Stored data entries
☆ ☆ ☆ ☆ ☆ ☆ ☆
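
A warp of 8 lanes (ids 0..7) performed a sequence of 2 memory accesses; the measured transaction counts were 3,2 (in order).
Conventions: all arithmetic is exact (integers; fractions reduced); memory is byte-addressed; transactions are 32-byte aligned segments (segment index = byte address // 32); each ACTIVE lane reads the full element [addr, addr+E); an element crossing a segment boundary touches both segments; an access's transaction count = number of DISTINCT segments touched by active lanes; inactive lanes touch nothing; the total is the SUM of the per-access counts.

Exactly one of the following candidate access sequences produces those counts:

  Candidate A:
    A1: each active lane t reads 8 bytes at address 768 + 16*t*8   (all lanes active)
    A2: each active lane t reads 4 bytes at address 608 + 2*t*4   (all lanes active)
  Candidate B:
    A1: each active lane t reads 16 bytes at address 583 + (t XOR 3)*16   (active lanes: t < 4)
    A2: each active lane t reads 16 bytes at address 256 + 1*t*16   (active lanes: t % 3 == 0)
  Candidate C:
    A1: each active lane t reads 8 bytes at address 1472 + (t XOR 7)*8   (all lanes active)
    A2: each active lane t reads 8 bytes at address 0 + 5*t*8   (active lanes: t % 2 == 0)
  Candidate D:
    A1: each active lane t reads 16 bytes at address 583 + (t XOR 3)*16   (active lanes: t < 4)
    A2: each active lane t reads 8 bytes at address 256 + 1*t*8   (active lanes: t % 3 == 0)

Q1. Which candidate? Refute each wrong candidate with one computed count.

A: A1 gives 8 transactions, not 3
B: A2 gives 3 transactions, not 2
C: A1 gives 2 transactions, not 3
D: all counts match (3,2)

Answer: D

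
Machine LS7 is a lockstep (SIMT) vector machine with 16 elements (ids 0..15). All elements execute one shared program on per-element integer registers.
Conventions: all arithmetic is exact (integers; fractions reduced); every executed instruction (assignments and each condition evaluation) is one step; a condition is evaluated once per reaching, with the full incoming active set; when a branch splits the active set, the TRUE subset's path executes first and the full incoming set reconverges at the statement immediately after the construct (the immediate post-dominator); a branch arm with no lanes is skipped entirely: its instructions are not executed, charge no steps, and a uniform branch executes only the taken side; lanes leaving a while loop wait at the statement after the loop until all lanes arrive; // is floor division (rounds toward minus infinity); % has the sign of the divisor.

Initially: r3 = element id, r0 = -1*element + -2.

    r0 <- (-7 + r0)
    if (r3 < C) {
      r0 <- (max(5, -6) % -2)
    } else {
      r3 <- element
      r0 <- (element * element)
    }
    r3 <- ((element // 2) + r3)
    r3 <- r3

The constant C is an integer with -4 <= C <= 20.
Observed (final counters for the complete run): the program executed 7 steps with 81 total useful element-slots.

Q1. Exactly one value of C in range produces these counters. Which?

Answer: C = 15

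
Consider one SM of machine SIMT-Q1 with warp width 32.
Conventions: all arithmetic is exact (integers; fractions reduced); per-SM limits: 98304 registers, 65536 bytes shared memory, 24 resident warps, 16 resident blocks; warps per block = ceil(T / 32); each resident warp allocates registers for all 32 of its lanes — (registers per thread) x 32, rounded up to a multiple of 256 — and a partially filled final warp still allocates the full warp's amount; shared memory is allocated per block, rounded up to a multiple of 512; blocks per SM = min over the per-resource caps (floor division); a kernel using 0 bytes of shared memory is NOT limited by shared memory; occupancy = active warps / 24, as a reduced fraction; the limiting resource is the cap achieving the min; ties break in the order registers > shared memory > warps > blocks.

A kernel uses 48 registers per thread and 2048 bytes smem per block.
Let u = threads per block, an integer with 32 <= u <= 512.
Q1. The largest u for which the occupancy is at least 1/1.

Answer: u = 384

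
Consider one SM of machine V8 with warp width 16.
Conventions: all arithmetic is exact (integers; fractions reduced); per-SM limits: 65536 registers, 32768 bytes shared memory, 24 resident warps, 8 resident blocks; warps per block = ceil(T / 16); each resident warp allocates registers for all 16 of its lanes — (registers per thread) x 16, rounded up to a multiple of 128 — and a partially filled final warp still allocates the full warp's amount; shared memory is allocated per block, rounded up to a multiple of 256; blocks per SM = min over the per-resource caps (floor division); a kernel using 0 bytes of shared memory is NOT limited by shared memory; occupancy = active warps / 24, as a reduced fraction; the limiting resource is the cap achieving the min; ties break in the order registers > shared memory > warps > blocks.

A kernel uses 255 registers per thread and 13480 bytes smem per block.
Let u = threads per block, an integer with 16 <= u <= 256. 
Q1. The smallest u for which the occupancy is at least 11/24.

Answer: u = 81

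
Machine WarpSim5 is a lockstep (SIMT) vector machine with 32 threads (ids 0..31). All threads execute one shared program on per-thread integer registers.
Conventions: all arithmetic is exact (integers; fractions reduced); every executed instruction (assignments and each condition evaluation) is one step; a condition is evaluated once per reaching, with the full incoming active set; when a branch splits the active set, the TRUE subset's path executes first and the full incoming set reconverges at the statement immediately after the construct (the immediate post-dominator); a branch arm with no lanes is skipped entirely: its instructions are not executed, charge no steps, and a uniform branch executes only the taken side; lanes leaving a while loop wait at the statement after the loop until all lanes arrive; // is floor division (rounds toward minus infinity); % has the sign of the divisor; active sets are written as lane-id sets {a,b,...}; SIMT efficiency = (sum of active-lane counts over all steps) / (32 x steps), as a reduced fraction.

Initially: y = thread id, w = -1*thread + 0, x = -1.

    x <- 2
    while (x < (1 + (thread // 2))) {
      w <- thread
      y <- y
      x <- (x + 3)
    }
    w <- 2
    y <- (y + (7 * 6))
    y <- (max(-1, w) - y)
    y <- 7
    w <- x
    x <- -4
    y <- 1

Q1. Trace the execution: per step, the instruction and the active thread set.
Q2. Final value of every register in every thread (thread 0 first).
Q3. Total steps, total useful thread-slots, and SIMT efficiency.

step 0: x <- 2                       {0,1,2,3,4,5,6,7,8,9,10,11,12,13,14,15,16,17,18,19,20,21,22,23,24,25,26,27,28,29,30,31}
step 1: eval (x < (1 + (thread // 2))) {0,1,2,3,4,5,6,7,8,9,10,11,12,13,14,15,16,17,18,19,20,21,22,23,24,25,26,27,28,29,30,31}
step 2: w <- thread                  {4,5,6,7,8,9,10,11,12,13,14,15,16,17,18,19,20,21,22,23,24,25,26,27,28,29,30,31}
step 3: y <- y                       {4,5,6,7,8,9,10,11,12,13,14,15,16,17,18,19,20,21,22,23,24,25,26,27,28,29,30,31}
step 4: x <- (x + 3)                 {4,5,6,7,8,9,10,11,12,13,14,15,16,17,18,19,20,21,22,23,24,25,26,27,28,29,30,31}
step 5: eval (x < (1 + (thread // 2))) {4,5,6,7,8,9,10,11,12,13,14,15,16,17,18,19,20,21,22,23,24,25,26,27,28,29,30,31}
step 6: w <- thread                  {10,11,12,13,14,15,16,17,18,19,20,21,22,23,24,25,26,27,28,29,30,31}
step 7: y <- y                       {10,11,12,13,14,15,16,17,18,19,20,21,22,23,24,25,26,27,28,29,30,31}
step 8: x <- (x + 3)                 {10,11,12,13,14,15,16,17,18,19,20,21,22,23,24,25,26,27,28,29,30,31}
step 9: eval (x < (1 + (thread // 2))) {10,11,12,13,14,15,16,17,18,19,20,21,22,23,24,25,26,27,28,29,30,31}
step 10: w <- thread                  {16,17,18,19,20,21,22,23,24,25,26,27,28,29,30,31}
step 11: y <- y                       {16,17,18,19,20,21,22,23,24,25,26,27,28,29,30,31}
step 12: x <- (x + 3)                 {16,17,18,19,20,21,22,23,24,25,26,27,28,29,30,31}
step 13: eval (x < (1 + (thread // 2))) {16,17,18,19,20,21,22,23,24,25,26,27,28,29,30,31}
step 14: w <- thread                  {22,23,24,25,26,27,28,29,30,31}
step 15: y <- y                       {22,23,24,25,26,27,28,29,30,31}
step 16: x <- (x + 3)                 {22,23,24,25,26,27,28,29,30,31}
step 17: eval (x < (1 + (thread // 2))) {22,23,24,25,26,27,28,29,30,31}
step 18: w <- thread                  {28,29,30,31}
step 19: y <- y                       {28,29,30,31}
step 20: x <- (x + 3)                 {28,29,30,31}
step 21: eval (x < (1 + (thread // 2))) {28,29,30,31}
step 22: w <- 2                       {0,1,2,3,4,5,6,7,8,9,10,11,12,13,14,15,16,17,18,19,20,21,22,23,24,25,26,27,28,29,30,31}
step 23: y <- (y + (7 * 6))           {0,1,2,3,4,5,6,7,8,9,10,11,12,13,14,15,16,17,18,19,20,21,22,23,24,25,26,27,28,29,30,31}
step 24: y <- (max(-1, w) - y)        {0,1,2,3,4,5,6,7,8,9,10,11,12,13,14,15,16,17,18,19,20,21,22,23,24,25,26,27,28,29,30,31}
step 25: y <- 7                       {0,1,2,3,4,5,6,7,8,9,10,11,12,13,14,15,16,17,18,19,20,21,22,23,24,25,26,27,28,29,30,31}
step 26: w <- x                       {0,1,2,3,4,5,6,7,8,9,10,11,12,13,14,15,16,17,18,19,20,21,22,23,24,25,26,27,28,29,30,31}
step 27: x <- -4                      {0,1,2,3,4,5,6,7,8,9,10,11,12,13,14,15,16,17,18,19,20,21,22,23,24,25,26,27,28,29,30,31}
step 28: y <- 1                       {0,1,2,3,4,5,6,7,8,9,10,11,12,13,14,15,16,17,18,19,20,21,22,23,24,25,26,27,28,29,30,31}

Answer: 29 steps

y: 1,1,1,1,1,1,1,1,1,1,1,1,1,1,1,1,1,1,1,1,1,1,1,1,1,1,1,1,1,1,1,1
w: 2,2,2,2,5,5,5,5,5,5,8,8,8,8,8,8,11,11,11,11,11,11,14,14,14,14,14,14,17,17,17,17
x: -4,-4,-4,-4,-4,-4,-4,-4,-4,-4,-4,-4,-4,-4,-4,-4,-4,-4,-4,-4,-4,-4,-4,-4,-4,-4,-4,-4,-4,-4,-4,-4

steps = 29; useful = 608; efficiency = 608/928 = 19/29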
☆ ☆ ☆ ☆ ☆ ☆ ☆
- [WHAT THE TASK ASKS]: Please output exactly the lines between the one holding "while (x < (1" and the one holding "Q1. Trace the" in the records above, inclusive, and nothing more.

- [EXERCISE RESPONSE]:
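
    while (x < (1 + (thread // 2))) {
      w <- thread
      y <- y
      x <- (x + 3)
    }
    w <- 2
    y <- (y + (7 * 6))
    y <- (max(-1, w) - y)
    y <- 7
    w <- x
    x <- -4
    y <- 1

Q1. Trace the execution: per step, the instruction and the active thread set.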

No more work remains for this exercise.